■ **Assignment**
Restate only the tail of the data below, starting at the line that contains "While reviewing drawings" and including the last line, word for word.

Data excerpts:
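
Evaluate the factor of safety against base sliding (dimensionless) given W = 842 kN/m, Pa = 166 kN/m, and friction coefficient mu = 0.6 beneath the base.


Resisting force = mu * W = 0.6 * 842 = 505.2 kN/m
FOS = Resisting / Driving = 505.2 / 166
= 3.0434 (dimensionless)

3.0434 (dimensionless)


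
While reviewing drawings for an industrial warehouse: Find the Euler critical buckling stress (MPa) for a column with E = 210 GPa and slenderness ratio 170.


sigma_cr = pi^2 * E / lambda^2
= 9.8696 * 210000.0 / 170^2
= 9.8696 * 210000.0 / 28900
= 71.7168 MPa

71.7168 MPa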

■ **Expected answer**
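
While reviewing drawings for an industrial warehouse: Find the Euler critical buckling stress (MPa) for a column with E = 210 GPa and slenderness ratio 170.


sigma_cr = pi^2 * E / lambda^2
= 9.8696 * 210000.0 / 170^2
= 9.8696 * 210000.0 / 28900
= 71.7168 MPa

71.7168 MPa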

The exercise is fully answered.